_Your assignment_
Return only the line that contains "0.28 | 3.0 |" and each line after it, through the last line of the data below, copied exactly.

═════ Material to process

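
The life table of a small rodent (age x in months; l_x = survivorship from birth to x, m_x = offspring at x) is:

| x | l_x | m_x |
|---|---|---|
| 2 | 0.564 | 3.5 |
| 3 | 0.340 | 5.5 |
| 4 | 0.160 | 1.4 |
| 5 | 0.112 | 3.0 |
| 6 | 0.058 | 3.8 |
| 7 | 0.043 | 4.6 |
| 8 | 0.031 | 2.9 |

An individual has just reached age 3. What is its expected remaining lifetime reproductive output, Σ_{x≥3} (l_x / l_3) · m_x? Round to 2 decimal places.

8.64

l_3 = 0.340. Conditional survival from age 3 to x is l_x / l_3.
  x=3: (0.340/0.340) × 5.5 = 5.5000
  x=4: (0.160/0.340) × 1.4 = 0.6588
  x=5: (0.112/0.340) × 3.0 = 0.9882
  x=6: (0.058/0.340) × 3.8 = 0.6482
  x=7: (0.043/0.340) × 4.6 = 0.5818
  x=8: (0.031/0.340) × 2.9 = 0.2644
Sum = 5.5000 + 0.6588 + 0.9882 + 0.6482 + 0.5818 + 0.2644 = 8.6415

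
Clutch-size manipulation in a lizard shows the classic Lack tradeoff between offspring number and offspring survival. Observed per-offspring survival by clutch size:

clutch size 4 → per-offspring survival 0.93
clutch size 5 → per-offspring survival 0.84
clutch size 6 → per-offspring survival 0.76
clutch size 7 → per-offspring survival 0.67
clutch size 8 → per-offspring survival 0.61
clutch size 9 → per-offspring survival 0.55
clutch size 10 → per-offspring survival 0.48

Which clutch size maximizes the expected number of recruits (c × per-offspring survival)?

9

Expected recruits = c × s(c):
  c=4: 4 × 0.93 = 3.720
  c=5: 5 × 0.84 = 4.200
  c=6: 6 × 0.76 = 4.560
  c=7: 7 × 0.67 = 4.690
  c=8: 8 × 0.61 = 4.880
  c=9: 9 × 0.55 = 4.950
  c=10: 10 × 0.48 = 4.800
Maximum at c = 9 (4.950 recruits).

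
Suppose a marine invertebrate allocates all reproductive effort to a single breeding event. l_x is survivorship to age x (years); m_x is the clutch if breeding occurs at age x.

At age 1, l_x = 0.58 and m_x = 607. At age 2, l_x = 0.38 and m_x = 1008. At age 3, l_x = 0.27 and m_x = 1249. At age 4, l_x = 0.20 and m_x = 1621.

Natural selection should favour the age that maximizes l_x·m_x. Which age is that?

Expected offspring if breeding at age x = l_x × m_x:
  age 1: 0.58 × 607 = 352.060
  age 2: 0.38 × 1008 = 383.040
  age 3: 0.27 × 1249 = 337.230
  age 4: 0.20 × 1621 = 324.200
Maximum at age 2 (383.040).

2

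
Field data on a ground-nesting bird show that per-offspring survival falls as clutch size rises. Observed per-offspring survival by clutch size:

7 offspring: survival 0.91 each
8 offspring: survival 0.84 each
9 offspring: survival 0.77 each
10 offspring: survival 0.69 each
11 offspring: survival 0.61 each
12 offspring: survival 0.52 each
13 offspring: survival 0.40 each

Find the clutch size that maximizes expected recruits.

9

Expected recruits = c × s(c):
  c=7: 7 × 0.91 = 6.370
  c=8: 8 × 0.84 = 6.720
  c=9: 9 × 0.77 = 6.930
  c=10: 10 × 0.69 = 6.900
  c=11: 11 × 0.61 = 6.710
  c=12: 12 × 0.52 = 6.240
  c=13: 13 × 0.40 = 5.200
Maximum at c = 9 (6.930 recruits).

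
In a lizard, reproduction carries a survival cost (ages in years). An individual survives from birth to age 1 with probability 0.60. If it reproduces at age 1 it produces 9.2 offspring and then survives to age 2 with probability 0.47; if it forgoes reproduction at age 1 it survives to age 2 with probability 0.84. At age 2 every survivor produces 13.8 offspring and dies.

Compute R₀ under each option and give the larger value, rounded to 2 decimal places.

breed at age 1: R₀ = 0.60 × (9.2 + 0.47 × 13.8) = 0.60 × 15.6860 = 9.4116
delay to age 2: R₀ = 0.60 × (0.84 × 13.8) = 0.60 × 11.5920 = 6.9552
Higher: breed at age 1 (9.4116).

9.41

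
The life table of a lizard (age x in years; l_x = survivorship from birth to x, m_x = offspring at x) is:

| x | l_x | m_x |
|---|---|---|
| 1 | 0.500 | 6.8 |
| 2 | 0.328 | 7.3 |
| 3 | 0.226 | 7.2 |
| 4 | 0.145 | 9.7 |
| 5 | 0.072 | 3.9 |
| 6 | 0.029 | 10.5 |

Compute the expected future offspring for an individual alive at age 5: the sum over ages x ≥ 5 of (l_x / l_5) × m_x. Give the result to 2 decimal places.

l_5 = 0.072. Conditional survival from age 5 to x is l_x / l_5.
  x=5: (0.072/0.072) × 3.9 = 3.9000
  x=6: (0.029/0.072) × 10.5 = 4.2292
Sum = 3.9000 + 4.2292 = 8.1292

8.13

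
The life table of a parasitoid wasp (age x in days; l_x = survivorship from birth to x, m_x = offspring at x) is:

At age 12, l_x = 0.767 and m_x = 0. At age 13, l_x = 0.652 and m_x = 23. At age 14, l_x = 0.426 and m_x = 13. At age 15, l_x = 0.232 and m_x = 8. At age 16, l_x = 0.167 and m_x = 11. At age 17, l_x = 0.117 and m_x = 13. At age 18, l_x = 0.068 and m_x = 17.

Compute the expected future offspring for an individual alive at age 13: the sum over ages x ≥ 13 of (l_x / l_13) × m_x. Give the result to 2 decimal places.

41.26

l_13 = 0.652. Conditional survival from age 13 to x is l_x / l_13.
  x=13: (0.652/0.652) × 23 = 23.0000
  x=14: (0.426/0.652) × 13 = 8.4939
  x=15: (0.232/0.652) × 8 = 2.8466
  x=16: (0.167/0.652) × 11 = 2.8175
  x=17: (0.117/0.652) × 13 = 2.3328
  x=18: (0.068/0.652) × 17 = 1.7730
Sum = 23.0000 + 8.4939 + 2.8466 + 2.8175 + 2.3328 + 1.7730 = 41.2638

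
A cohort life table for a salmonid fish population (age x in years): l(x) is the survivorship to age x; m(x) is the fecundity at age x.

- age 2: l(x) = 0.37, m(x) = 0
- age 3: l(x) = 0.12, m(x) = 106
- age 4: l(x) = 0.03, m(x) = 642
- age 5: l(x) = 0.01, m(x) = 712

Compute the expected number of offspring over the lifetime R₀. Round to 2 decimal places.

R₀ = Σ l(x) m(x):
  age 2: 0.37 × 0 = 0.0000
  age 3: 0.12 × 106 = 12.7200
  age 4: 0.03 × 642 = 19.2600
  age 5: 0.01 × 712 = 7.1200
R₀ = 0.0000 + 12.7200 + 19.2600 + 7.1200 = 39.1000

39.10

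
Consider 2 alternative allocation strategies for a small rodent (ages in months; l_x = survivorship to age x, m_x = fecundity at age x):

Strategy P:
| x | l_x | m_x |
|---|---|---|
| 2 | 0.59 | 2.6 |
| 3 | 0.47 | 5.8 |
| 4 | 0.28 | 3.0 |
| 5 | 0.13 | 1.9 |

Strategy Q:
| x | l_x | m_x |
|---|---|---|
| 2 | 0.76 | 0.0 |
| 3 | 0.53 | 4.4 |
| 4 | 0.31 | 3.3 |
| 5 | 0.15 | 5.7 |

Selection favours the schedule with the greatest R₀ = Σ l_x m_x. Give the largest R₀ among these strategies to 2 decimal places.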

══════════

_Exercise solution_
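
| 4 | 0.28 | 3.0 |
| 5 | 0.13 | 1.9 |

Strategy Q:
| x | l_x | m_x |
|---|---|---|
| 2 | 0.76 | 0.0 |
| 3 | 0.53 | 4.4 |
| 4 | 0.31 | 3.3 |
| 5 | 0.15 | 5.7 |

Selection favours the schedule with the greatest R₀ = Σ l_x m_x. Give the largest R₀ among these strategies to 2 decimal places.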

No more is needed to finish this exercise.